**Assignment**
The line containing "After several days" marks the start; repeat it and every following line exactly through the end of the entries.

**Information shown**
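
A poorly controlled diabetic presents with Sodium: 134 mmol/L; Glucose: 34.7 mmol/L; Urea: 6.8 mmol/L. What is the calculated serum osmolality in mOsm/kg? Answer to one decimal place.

309.5 mOsm/kg

Calculated osmolality = 2·Na + glucose + urea
= 2·134 + 34.7 + 6.8
= 268 + 34.70 + 6.80
= 309.5 mOsm/kg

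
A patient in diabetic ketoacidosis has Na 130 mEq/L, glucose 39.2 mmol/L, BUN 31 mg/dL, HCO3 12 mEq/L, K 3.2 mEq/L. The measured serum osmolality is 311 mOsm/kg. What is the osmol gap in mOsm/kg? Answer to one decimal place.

0.7 mOsm/kg

Calculated osmolality = 2·Na + glucose + BUN/2.8
= 2·130 + 39.2 + 31/2.8
= 260 + 39.20 + 11.07
= 310.27 mOsm/kg ≈ 310.3 mOsm/kg
Osmolar gap = measured − calculated = 311 − 310.3 = 0.7 mOsm/kg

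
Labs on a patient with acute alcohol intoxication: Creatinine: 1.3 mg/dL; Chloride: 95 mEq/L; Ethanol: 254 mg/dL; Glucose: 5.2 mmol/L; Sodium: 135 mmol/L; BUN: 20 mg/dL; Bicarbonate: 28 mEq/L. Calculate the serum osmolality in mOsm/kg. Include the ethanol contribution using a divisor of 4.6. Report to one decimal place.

337.6 mOsm/kg

Calculated osmolality = 2·Na + glucose + BUN/2.8 + ethanol/4.6
= 2·135 + 5.2 + 20/2.8 + 254/4.6
= 270 + 5.20 + 7.14 + 55.22
= 337.56 mOsm/kg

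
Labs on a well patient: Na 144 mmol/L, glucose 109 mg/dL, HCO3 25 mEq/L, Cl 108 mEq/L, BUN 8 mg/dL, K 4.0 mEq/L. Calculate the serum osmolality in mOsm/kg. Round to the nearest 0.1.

Calculated osmolality = 2·Na + glucose/18 + BUN/2.8
= 2·144 + 109/18 + 8/2.8
= 288 + 6.06 + 2.86
= 296.92 mOsm/kg

296.9 mOsm/kg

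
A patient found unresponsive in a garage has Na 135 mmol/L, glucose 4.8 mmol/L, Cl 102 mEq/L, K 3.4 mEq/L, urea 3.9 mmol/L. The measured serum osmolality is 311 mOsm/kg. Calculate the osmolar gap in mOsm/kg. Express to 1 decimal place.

32.3 mOsm/kg

Calculated osmolality = 2·Na + glucose + urea
= 2·135 + 4.8 + 3.9
= 270 + 4.80 + 3.90
= 278.7 mOsm/kg ≈ 278.7 mOsm/kg
Osmolar gap = measured − calculated = 311 − 278.7 = 32.3 mOsm/kg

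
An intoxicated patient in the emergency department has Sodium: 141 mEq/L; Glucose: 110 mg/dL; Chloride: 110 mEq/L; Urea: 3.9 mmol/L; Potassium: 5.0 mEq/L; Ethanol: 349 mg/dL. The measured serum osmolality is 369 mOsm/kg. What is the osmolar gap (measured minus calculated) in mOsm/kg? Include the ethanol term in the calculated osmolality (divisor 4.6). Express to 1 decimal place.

Calculated osmolality = 2·Na + glucose/18 + urea + ethanol/4.6
= 2·141 + 110/18 + 3.9 + 349/4.6
= 282 + 6.11 + 3.90 + 75.87
= 367.88 mOsm/kg ≈ 367.9 mOsm/kg
Osmolar gap = measured − calculated = 369 − 367.9 = 1.1 mOsm/kg

1.1 mOsm/kg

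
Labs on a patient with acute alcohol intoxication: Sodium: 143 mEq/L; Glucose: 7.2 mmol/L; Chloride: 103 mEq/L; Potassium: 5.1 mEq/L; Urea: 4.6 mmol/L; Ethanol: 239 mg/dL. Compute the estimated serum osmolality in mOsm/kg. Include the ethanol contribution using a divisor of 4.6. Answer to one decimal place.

Calculated osmolality = 2·Na + glucose + urea + ethanol/4.6
= 2·143 + 7.2 + 4.6 + 239/4.6
= 286 + 7.20 + 4.60 + 51.96
= 349.76 mOsm/kg

349.8 mOsm/kg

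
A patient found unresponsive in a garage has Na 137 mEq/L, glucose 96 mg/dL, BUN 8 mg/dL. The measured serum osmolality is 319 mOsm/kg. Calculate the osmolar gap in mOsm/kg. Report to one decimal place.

Calculated osmolality = 2·Na + glucose/18 + BUN/2.8
= 2·137 + 96/18 + 8/2.8
= 274 + 5.33 + 2.86
= 282.19 mOsm/kg ≈ 282.2 mOsm/kg
Osmolar gap = measured − calculated = 319 − 282.2 = 36.8 mOsm/kg

36.8 mOsm/kg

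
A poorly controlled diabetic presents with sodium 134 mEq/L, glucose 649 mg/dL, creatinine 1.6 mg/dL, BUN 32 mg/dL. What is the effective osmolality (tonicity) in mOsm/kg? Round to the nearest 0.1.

304.1 mOsm/kg

Effective osmolality excludes urea (freely permeant across cell membranes):
2·Na + glucose/18
= 2·134 + 649/18
= 268 + 36.06
= 304.06 mOsm/kg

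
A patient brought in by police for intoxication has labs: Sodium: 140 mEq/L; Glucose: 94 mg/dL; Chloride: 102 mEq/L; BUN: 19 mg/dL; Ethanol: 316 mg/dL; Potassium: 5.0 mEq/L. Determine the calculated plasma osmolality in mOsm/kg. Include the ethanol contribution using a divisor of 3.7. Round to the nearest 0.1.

Calculated osmolality = 2·Na + glucose/18 + BUN/2.8 + ethanol/3.7
= 2·140 + 94/18 + 19/2.8 + 316/3.7
= 280 + 5.22 + 6.79 + 85.41
= 377.42 mOsm/kg

377.4 mOsm/kg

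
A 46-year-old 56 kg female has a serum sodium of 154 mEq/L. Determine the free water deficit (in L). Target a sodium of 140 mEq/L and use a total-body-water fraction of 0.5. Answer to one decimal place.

TBW = 0.5 · 56 = 28 L
Free water deficit = TBW · (Na/140 − 1)
= 28 · (154/140 − 1)
= 28 · 0.1
= 2.8 L

2.8 L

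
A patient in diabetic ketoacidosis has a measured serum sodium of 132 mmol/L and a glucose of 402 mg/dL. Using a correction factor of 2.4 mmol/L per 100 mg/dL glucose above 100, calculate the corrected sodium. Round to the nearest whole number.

Corrected Na = measured Na + 2.4 · (glucose − 100)/100
= 132 + 2.4 · (402 − 100)/100
= 132 + 7.2
= 139.2 mmol/L

139 mmol/L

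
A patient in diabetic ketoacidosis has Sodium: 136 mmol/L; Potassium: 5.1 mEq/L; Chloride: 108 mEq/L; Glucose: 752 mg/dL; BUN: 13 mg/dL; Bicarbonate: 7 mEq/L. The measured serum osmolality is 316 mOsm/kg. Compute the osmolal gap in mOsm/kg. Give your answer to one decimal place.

Calculated osmolality = 2·Na + glucose/18 + BUN/2.8
= 2·136 + 752/18 + 13/2.8
= 272 + 41.78 + 4.64
= 318.42 mOsm/kg ≈ 318.4 mOsm/kg
Osmolar gap = measured − calculated = 316 − 318.4 = -2.4 mOsm/kg

-2.4 mOsm/kg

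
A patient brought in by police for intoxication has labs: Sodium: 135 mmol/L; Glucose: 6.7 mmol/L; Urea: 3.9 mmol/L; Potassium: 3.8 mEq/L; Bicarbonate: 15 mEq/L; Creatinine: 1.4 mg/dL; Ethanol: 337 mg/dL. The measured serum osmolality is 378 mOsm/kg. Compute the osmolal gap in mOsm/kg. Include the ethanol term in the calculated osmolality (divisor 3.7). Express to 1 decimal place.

6.3 mOsm/kg

Calculated osmolality = 2·Na + glucose + urea + ethanol/3.7
= 2·135 + 6.7 + 3.9 + 337/3.7
= 270 + 6.70 + 3.90 + 91.08
= 371.68 mOsm/kg ≈ 371.7 mOsm/kg
Osmolar gap = measured − calculated = 378 − 371.7 = 6.3 mOsm/kg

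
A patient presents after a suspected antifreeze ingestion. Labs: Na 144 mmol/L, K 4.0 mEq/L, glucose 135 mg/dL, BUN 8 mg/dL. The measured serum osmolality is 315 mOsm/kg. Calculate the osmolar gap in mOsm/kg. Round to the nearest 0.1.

Calculated osmolality = 2·Na + glucose/18 + BUN/2.8
= 2·144 + 135/18 + 8/2.8
= 288 + 7.50 + 2.86
= 298.36 mOsm/kg ≈ 298.4 mOsm/kg
Osmolar gap = measured − calculated = 315 − 298.4 = 16.6 mOsm/kg

16.6 mOsm/kg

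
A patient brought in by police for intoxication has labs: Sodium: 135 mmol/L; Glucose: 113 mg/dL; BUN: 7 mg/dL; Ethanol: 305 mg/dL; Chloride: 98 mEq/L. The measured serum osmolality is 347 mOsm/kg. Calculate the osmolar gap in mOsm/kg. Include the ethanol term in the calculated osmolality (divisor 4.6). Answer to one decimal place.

Calculated osmolality = 2·Na + glucose/18 + BUN/2.8 + ethanol/4.6
= 2·135 + 113/18 + 7/2.8 + 305/4.6
= 270 + 6.28 + 2.50 + 66.30
= 345.08 mOsm/kg ≈ 345.1 mOsm/kg
Osmolar gap = measured − calculated = 347 − 345.1 = 1.9 mOsm/kg

1.9 mOsm/kg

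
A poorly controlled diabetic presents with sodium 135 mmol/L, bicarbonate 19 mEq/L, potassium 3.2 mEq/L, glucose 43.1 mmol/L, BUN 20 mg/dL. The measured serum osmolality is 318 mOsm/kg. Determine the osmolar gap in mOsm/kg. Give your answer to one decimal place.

-2.2 mOsm/kg

Calculated osmolality = 2·Na + glucose + BUN/2.8
= 2·135 + 43.1 + 20/2.8
= 270 + 43.10 + 7.14
= 320.24 mOsm/kg ≈ 320.2 mOsm/kg
Osmolar gap = measured − calculated = 318 − 320.2 = -2.2 mOsm/kg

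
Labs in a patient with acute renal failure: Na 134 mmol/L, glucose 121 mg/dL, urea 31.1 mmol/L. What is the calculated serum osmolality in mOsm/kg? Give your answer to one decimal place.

305.8 mOsm/kg

Calculated osmolality = 2·Na + glucose/18 + urea
= 2·134 + 121/18 + 31.1
= 268 + 6.72 + 31.10
= 305.82 mOsm/kg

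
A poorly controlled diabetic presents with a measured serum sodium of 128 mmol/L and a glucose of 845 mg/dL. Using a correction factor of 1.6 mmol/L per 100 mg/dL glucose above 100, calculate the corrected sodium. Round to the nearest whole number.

Corrected Na = measured Na + 1.6 · (glucose − 100)/100
= 128 + 1.6 · (845 − 100)/100
= 128 + 11.9
= 139.9 mmol/L

140 mmol/L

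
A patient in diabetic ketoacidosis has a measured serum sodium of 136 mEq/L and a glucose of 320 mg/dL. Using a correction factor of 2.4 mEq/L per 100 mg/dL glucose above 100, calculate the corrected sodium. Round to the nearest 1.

141 mEq/L

Corrected Na = measured Na + 2.4 · (glucose − 100)/100
= 136 + 2.4 · (320 − 100)/100
= 136 + 5.3
= 141.3 mEq/L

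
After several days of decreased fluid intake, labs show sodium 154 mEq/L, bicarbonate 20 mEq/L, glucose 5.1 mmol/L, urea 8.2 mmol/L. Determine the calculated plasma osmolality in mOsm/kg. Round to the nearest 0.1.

Calculated osmolality = 2·Na + glucose + urea
= 2·154 + 5.1 + 8.2
= 308 + 5.10 + 8.20
= 321.3 mOsm/kg

321.3 mOsm/kg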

**Solution for this task**
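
After several days of decreased fluid intake, labs show sodium 154 mEq/L, bicarbonate 20 mEq/L, glucose 5.1 mmol/L, urea 8.2 mmol/L. Determine the calculated plasma osmolality in mOsm/kg. Round to the nearest 0.1.

Calculated osmolality = 2·Na + glucose + urea
= 2·154 + 5.1 + 8.2
= 308 + 5.10 + 8.20
= 321.3 mOsm/kg

321.3 mOsm/kg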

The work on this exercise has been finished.